▶ WHAT TO WORK ON: Lift out, unaltered, the lines of the material below between the line holding "An insulated vessel" and the line holding "A block of steel", counting both.

DATA below:

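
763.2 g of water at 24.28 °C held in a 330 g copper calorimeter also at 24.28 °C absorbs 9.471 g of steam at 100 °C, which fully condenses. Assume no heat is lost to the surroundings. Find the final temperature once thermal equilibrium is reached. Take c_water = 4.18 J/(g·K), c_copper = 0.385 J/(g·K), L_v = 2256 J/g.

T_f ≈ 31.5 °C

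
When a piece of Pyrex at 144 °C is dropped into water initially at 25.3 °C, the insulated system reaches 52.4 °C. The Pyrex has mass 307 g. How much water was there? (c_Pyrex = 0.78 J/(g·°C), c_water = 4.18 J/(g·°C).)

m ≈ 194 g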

End of DATA.
DATA below:

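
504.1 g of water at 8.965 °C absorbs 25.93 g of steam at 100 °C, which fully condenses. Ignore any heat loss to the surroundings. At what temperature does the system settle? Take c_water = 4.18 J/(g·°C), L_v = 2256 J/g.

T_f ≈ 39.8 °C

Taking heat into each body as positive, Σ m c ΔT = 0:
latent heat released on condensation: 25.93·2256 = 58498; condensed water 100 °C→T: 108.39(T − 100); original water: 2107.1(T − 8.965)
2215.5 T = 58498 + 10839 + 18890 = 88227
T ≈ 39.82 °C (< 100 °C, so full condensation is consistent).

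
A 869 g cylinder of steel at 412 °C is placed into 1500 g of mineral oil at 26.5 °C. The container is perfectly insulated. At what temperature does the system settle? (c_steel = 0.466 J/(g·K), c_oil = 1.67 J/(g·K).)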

End of DATA.
DATA below:

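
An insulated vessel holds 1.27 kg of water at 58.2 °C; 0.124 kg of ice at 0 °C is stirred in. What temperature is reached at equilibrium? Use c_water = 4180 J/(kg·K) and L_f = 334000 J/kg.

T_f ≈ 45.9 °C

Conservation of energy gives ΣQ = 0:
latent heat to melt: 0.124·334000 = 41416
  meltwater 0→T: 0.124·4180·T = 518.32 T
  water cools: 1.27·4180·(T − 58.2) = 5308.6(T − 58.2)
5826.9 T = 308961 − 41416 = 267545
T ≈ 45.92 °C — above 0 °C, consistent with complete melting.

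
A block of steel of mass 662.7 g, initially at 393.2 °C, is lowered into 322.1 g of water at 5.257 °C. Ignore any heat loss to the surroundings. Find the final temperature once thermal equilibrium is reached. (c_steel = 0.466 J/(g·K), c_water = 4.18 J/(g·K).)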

End of DATA.

▶ SOLVED EXERCISE:
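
An insulated vessel holds 1.27 kg of water at 58.2 °C; 0.124 kg of ice at 0 °C is stirred in. What temperature is reached at equilibrium? Use c_water = 4180 J/(kg·K) and L_f = 334000 J/kg.

T_f ≈ 45.9 °C

Conservation of energy gives ΣQ = 0:
latent heat to melt: 0.124·334000 = 41416
  meltwater 0→T: 0.124·4180·T = 518.32 T
  water cools: 1.27·4180·(T − 58.2) = 5308.6(T − 58.2)
5826.9 T = 308961 − 41416 = 267545
T ≈ 45.92 °C — above 0 °C, consistent with complete melting.

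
A block of steel of mass 662.7 g, initially at 393.2 °C, is lowered into 322.1 g of water at 5.257 °C. Ignore any heat loss to the surroundings. Find the final temperature once thermal equilibrium is reached. (c_steel = 0.466 J/(g·K), c_water = 4.18 J/(g·K).)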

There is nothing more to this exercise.